**WHAT YOU HAVE TO DO**
Among the entries below, find the line with "Scheduling a parent-teacher", then quote it and each following line up to and including the line with "- Ravi (UTC-5", and nothing else.

**DATA FOR THIS TASK**

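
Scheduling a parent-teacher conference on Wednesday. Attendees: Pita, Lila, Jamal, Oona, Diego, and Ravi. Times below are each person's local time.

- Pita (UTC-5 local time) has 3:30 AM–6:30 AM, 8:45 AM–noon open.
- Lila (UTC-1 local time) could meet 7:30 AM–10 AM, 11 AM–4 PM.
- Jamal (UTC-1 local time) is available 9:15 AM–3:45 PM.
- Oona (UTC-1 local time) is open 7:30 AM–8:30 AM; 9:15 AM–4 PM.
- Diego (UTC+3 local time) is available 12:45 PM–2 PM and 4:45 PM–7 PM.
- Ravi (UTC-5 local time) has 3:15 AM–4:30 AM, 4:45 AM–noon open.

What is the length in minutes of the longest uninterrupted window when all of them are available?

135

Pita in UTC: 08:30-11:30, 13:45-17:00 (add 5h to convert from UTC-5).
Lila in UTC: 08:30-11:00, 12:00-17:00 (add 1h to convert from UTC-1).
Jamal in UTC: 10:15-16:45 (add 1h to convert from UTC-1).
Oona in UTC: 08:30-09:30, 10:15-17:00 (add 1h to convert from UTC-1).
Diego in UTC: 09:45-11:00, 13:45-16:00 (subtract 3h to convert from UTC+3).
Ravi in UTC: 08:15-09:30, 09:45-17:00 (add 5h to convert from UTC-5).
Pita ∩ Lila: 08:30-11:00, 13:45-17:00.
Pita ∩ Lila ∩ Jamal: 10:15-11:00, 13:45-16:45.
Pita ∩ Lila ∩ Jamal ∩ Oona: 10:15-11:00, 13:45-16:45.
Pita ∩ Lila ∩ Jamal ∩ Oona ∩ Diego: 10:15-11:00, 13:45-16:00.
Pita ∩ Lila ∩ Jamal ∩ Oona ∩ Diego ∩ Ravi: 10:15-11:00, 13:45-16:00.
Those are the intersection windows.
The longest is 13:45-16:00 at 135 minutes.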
* * *
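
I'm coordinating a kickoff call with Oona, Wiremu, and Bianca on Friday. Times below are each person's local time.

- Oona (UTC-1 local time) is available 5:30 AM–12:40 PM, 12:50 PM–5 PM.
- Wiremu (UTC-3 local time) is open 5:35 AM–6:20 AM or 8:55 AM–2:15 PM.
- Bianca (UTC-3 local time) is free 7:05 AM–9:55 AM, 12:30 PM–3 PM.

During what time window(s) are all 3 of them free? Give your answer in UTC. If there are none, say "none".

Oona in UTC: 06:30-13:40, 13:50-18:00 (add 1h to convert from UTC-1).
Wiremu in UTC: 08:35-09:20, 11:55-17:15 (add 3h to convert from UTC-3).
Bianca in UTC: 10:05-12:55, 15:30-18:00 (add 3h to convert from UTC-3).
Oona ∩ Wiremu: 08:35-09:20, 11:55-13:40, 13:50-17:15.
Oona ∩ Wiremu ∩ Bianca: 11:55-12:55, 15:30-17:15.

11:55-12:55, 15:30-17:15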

**TASK SOLUTION**
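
Scheduling a parent-teacher conference on Wednesday. Attendees: Pita, Lila, Jamal, Oona, Diego, and Ravi. Times below are each person's local time.

- Pita (UTC-5 local time) has 3:30 AM–6:30 AM, 8:45 AM–noon open.
- Lila (UTC-1 local time) could meet 7:30 AM–10 AM, 11 AM–4 PM.
- Jamal (UTC-1 local time) is available 9:15 AM–3:45 PM.
- Oona (UTC-1 local time) is open 7:30 AM–8:30 AM; 9:15 AM–4 PM.
- Diego (UTC+3 local time) is available 12:45 PM–2 PM and 4:45 PM–7 PM.
- Ravi (UTC-5 local time) has 3:15 AM–4:30 AM, 4:45 AM–noon open.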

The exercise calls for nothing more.